• About this exercise
Output the line that contains "For latitude 60.3°" and every line after it to the end of the entries, with nothing added or left out.

[Supplied information]

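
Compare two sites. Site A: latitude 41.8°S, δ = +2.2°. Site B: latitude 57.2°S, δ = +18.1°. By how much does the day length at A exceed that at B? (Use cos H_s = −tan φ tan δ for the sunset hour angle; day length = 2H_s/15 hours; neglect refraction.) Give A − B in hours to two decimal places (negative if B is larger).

+3.80 h

A: H_s = arccos(−tan -41.8° · tan 2.2°) = 88.03°, so 2H_s/15 = 11.7373 h.
B: H_s = arccos(−tan -57.2° · tan 18.1°) = 59.52°, so 2H_s/15 = 7.9360 h.
A − B = 11.7373 − 7.9360 = 3.8013 h.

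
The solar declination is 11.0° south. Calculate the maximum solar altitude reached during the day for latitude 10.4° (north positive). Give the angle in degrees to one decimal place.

68.6°

At local solar noon the hour angle is zero, so the elevation is 90° − |φ − δ| = 90° − |10.4° − (-11.0°)| = 90° − 21.4° = 68.6°.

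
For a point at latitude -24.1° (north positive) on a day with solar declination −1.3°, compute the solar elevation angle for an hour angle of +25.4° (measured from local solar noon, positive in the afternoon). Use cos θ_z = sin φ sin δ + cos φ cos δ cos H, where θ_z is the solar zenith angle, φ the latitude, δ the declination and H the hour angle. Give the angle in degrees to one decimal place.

cos θ_z = sin φ sin δ + cos φ cos δ cos H = (-0.4083)(-0.0227) + (0.9128)(0.9997)(0.9033) = 0.8336.
θ_z = arccos(0.8336) = 33.53°, so the elevation is 90° − 33.53° = 56.47°.

56.5°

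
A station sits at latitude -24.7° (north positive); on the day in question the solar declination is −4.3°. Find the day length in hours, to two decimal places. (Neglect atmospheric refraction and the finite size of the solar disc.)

The sunset hour angle satisfies cos H_s = −tan φ tan δ = -0.0346, giving H_s = 91.98°.
Day length = 2 H_s / 15° h⁻¹ = 183.96° / 15 = 12.264 h.

12.26 hours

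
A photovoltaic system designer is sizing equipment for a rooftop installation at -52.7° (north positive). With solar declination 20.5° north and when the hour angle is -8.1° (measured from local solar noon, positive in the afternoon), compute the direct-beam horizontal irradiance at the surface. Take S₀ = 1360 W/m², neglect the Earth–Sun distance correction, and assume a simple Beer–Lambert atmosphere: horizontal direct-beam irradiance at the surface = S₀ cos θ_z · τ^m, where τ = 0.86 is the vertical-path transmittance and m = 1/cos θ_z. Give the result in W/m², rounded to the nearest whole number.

cos θ_z = sin φ sin δ + cos φ cos δ cos H = (-0.7955)(0.3502) + (0.6060)(0.9367)(0.9900) = 0.2834.
Air mass m = 1/cos θ_z = 1/0.2834 = 3.529; τ^m = 0.86^3.529 = 0.5873.
Surface direct beam = 1360 × 0.2834 × 0.5873 = 226.36 W/m².

226 W/m²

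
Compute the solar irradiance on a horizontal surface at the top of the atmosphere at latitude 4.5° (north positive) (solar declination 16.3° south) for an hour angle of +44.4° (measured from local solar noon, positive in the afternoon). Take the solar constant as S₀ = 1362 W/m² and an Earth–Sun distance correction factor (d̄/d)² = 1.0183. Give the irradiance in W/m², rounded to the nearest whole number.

With φ = 4.5°, δ = -16.3°, H = 44.40°: sin φ sin δ = -0.0220, cos φ cos δ cos H = 0.6836, so cos θ_z = 0.6616.
Top-of-atmosphere irradiance = S₀ (d̄/d)² cos θ_z = 1362 × 1.0183 × 0.6616 = 917.59 W/m².

918 W/m²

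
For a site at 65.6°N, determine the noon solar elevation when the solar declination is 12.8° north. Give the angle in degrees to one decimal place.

37.2°

At local solar noon the hour angle is zero, so the elevation is 90° − |φ − δ| = 90° − |65.6° − (12.8°)| = 90° − 52.8° = 37.2°.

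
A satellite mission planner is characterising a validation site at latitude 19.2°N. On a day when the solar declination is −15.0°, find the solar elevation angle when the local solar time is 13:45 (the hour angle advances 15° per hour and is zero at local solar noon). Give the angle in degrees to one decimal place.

Hour angle H = 15° × (13.75 − 12) = 26.25°.
With φ = 19.2°, δ = -15.0°, H = 26.25°: sin φ sin δ = -0.0851, cos φ cos δ cos H = 0.8181, so cos θ_z = 0.7330.
θ_z = arccos(0.7330) = 42.86°, so the elevation is 90° − 42.86° = 47.14°.

47.1°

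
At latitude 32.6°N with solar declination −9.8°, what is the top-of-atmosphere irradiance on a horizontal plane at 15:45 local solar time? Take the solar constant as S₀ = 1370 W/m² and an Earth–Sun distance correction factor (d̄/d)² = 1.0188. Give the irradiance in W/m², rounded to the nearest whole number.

Hour angle H = 15° × (15.75 − 12) = 56.25°.
cos θ_z = sin(32.6°) sin(-9.8°) + cos(32.6°) cos(-9.8°) cos(56.25°) = -0.0917 + 0.4612 = 0.3695.
Top-of-atmosphere irradiance = S₀ (d̄/d)² cos θ_z = 1370 × 1.0188 × 0.3695 = 515.73 W/m².

516 W/m²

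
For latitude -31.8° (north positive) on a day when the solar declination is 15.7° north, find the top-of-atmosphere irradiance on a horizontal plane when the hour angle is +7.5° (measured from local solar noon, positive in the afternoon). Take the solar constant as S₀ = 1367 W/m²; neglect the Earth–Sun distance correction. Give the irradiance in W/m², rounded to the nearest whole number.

914 W/m²

cos θ_z = sin(-31.8°) sin(15.7°) + cos(-31.8°) cos(15.7°) cos(7.50°) = -0.1426 + 0.8112 = 0.6686.
Top-of-atmosphere irradiance = S₀ cos θ_z = 1367 × 0.6686 = 913.98 W/m².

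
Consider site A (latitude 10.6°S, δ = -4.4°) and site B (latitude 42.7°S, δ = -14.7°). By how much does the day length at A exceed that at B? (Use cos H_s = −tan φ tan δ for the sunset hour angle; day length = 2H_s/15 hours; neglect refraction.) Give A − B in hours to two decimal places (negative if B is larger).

A: H_s = arccos(−tan -10.6° · tan -4.4°) = 90.83°, so 2H_s/15 = 12.1107 h.
B: H_s = arccos(−tan -42.7° · tan -14.7°) = 104.01°, so 2H_s/15 = 13.8680 h.
A − B = 12.1107 − 13.8680 = -1.7573 h.

-1.76 h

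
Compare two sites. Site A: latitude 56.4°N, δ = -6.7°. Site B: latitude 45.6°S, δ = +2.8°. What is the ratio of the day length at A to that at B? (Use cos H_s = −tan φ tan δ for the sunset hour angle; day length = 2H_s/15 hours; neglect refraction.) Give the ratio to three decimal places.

A: H_s = arccos(−tan 56.4° · tan -6.7°) = 79.82°, so 2H_s/15 = 10.6427 h.
B: H_s = arccos(−tan -45.6° · tan 2.8°) = 87.14°, so 2H_s/15 = 11.6187 h.
Ratio A/B = 10.6427 / 11.6187 = 0.9160.

0.916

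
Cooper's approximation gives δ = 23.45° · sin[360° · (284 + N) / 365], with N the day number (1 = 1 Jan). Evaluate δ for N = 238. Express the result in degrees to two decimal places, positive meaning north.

+9.97°

360 × (284 + 238) / 365 = 514.849°; sin(514.849°) = 0.4250.
δ = 23.45 × 0.4250 = 9.966° ≈ +9.97°.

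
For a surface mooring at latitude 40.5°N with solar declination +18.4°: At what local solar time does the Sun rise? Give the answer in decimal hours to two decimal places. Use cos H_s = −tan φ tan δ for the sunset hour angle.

4.90 h

The sunset hour angle satisfies cos H_s = −tan φ tan δ = -0.2841, giving H_s = 106.51°.
Sunrise is at 12 − H_s/15 = 12 − 7.101 = 4.899 h local solar time.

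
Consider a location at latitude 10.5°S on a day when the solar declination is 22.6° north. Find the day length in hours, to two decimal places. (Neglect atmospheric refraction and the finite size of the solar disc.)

11.41 hours

The sunset hour angle satisfies cos H_s = −tan φ tan δ = 0.0771, giving H_s = 85.58°.
Day length = 2 H_s / 15° h⁻¹ = 171.16° / 15 = 11.411 h.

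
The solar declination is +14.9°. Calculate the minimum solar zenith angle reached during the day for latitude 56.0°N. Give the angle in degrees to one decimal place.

41.1°

At local solar noon the hour angle is zero, so the zenith angle is |φ − δ| = |56.0° − (14.9°)| = 41.1°.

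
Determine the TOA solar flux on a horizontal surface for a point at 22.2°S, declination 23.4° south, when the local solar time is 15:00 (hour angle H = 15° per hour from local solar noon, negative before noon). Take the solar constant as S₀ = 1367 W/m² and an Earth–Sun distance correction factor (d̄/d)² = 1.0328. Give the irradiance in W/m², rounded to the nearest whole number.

Hour angle H = 15° × (15 − 12) = 45.00°.
cos θ_z = sin φ sin δ + cos φ cos δ cos H = (-0.3778)(-0.3971) + (0.9259)(0.9178)(0.7071) = 0.7509.
Top-of-atmosphere irradiance = S₀ (d̄/d)² cos θ_z = 1367 × 1.0328 × 0.7509 = 1060.15 W/m².

1060 W/m²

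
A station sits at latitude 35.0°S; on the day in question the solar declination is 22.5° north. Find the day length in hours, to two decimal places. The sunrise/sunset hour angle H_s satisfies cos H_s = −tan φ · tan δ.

The sunset hour angle satisfies cos H_s = −tan φ tan δ = 0.2900, giving H_s = 73.14°.
Day length = 2 H_s / 15° h⁻¹ = 146.28° / 15 = 9.752 h.

9.75 hours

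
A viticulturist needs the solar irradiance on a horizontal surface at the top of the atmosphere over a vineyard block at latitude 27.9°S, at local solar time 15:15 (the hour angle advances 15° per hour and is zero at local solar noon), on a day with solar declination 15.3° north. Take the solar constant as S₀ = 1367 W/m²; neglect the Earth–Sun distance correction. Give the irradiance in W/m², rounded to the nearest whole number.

Hour angle H = 15° × (15.25 − 12) = 48.75°.
cos θ_z = sin φ sin δ + cos φ cos δ cos H = (-0.4679)(0.2639) + (0.8838)(0.9646)(0.6593) = 0.4386.
Top-of-atmosphere irradiance = S₀ cos θ_z = 1367 × 0.4386 = 599.57 W/m².

600 W/m²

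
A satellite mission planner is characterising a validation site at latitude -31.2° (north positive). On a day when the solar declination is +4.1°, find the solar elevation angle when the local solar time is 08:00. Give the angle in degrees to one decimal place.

Hour angle H = 15° × (8 − 12) = -60.00°.
cos θ_z = sin φ sin δ + cos φ cos δ cos H = (-0.5180)(0.0715) + (0.8554)(0.9974)(0.5000) = 0.3896.
θ_z = arccos(0.3896) = 67.07°, so the elevation is 90° − 67.07° = 22.93°.

22.9°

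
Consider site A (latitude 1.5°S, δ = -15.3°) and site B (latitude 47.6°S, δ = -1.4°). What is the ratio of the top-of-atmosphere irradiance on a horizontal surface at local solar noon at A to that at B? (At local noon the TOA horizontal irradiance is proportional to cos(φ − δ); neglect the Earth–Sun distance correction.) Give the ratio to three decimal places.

1.403

A: cos θ_z = cos(-1.5° − (-15.3°)) = 0.9711.
B: cos θ_z = cos(-47.6° − (-1.4°)) = 0.6921.
Ratio A/B = 0.9711 / 0.6921 = 1.4031.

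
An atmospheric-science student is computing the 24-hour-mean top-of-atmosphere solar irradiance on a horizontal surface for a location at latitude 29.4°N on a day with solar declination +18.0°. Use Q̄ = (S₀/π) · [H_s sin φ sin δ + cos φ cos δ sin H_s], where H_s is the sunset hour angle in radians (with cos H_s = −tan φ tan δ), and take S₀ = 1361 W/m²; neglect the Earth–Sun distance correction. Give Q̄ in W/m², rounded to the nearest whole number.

468 W/m²

cos H_s = −tan(29.4°) · tan(18.0°) = -0.1831, so H_s = arccos(-0.1831) = 100.55°. In radians, H_s = 1.7549.
H_s sin φ sin δ = 1.7549 × 0.4909 × 0.3090 = 0.2662.
cos φ cos δ sin H_s = 0.8712 × 0.9511 × 0.9831 = 0.8146.
Q̄ = (1361/π) × (0.2662 + 0.8146) = 433.22 × 1.0808 = 468.22 W/m².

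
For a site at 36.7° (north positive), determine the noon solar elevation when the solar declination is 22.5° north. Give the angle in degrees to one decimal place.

At local solar noon the hour angle is zero, so the elevation is 90° − |φ − δ| = 90° − |36.7° − (22.5°)| = 90° − 14.2° = 75.8°.

75.8°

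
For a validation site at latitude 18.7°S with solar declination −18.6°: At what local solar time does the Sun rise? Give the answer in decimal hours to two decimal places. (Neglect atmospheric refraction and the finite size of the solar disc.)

The sunset hour angle satisfies cos H_s = −tan φ tan δ = -0.1139, giving H_s = 96.54°.
Sunrise is at 12 − H_s/15 = 12 − 6.436 = 5.564 h local solar time.

5.56 h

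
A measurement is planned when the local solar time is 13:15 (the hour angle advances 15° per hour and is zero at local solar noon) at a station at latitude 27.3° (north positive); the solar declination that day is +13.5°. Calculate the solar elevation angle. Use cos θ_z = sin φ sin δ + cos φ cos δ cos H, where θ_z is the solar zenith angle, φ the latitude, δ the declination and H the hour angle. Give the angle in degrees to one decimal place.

Hour angle H = 15° × (13.25 − 12) = 18.75°.
cos θ_z = sin φ sin δ + cos φ cos δ cos H = (0.4586)(0.2334) + (0.8886)(0.9724)(0.9469) = 0.9252.
θ_z = arccos(0.9252) = 22.30°, so the elevation is 90° − 22.30° = 67.70°.

67.7°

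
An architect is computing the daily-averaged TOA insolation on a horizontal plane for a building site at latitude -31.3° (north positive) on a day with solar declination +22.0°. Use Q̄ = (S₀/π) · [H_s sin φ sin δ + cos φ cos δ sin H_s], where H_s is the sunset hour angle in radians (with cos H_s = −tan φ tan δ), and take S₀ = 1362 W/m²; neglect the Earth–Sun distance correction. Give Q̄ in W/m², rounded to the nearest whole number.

221 W/m²

−tan φ tan δ = −(-0.6080)(0.4040) = 0.2456; H_s = arccos(0.2456) = 75.78°. In radians, H_s = 1.3226.
H_s sin φ sin δ = 1.3226 × -0.5195 × 0.3746 = -0.2574.
cos φ cos δ sin H_s = 0.8545 × 0.9272 × 0.9694 = 0.7680.
Q̄ = (1362/π) × (-0.2574 + 0.7680) = 433.54 × 0.5106 = 221.37 W/m².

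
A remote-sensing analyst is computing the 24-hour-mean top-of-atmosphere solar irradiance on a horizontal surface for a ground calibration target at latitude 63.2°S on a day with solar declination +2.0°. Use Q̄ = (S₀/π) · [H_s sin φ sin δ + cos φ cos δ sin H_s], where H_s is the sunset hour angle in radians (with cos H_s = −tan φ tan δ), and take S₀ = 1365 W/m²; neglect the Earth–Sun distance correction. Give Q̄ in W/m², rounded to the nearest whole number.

175 W/m²

The sunset hour angle satisfies cos H_s = −tan φ tan δ = 0.0691, giving H_s = 86.04°. In radians, H_s = 1.5017.
H_s sin φ sin δ = 1.5017 × -0.8926 × 0.0349 = -0.0468.
cos φ cos δ sin H_s = 0.4509 × 0.9994 × 0.9976 = 0.4495.
Q̄ = (1365/π) × (-0.0468 + 0.4495) = 434.49 × 0.4027 = 174.97 W/m².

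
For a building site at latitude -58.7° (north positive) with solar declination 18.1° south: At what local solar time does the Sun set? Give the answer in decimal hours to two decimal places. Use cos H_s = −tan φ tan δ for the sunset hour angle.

20.17 h

cos H_s = −tan(-58.7°) · tan(-18.1°) = -0.5376, so H_s = arccos(-0.5376) = 122.52°.
Sunset is at 12 + H_s/15 = 12 + 8.168 = 20.168 h local solar time.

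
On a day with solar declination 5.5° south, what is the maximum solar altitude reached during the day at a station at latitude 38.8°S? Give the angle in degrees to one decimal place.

56.7°

At local solar noon the hour angle is zero, so the elevation is 90° − |φ − δ| = 90° − |-38.8° − (-5.5°)| = 90° − 33.3° = 56.7°.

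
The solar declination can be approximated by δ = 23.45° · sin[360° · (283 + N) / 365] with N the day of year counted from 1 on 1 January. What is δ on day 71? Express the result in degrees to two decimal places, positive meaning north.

-4.41°

360 × (283 + 71) / 365 = 349.151°; sin(349.151°) = -0.1882.
δ = 23.45 × -0.1882 = -4.413° ≈ -4.41°.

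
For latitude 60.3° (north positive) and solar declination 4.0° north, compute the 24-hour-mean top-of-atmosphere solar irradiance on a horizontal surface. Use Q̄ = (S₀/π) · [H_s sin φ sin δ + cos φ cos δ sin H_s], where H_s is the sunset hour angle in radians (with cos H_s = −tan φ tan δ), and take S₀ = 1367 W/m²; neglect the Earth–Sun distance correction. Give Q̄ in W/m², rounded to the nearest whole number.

−tan φ tan δ = −(1.7532)(0.0699) = -0.1225; H_s = arccos(-0.1225) = 97.04°. In radians, H_s = 1.6937.
H_s sin φ sin δ = 1.6937 × 0.8686 × 0.0698 = 0.1027.
cos φ cos δ sin H_s = 0.4955 × 0.9976 × 0.9925 = 0.4906.
Q̄ = (1367/π) × (0.1027 + 0.4906) = 435.13 × 0.5933 = 258.16 W/m².

258 W/m²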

[/Supplied information]

• Written response
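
For latitude 60.3° (north positive) and solar declination 4.0° north, compute the 24-hour-mean top-of-atmosphere solar irradiance on a horizontal surface. Use Q̄ = (S₀/π) · [H_s sin φ sin δ + cos φ cos δ sin H_s], where H_s is the sunset hour angle in radians (with cos H_s = −tan φ tan δ), and take S₀ = 1367 W/m²; neglect the Earth–Sun distance correction. Give Q̄ in W/m², rounded to the nearest whole number.

−tan φ tan δ = −(1.7532)(0.0699) = -0.1225; H_s = arccos(-0.1225) = 97.04°. In radians, H_s = 1.6937.
H_s sin φ sin δ = 1.6937 × 0.8686 × 0.0698 = 0.1027.
cos φ cos δ sin H_s = 0.4955 × 0.9976 × 0.9925 = 0.4906.
Q̄ = (1367/π) × (0.1027 + 0.4906) = 435.13 × 0.5933 = 258.16 W/m².

258 W/m²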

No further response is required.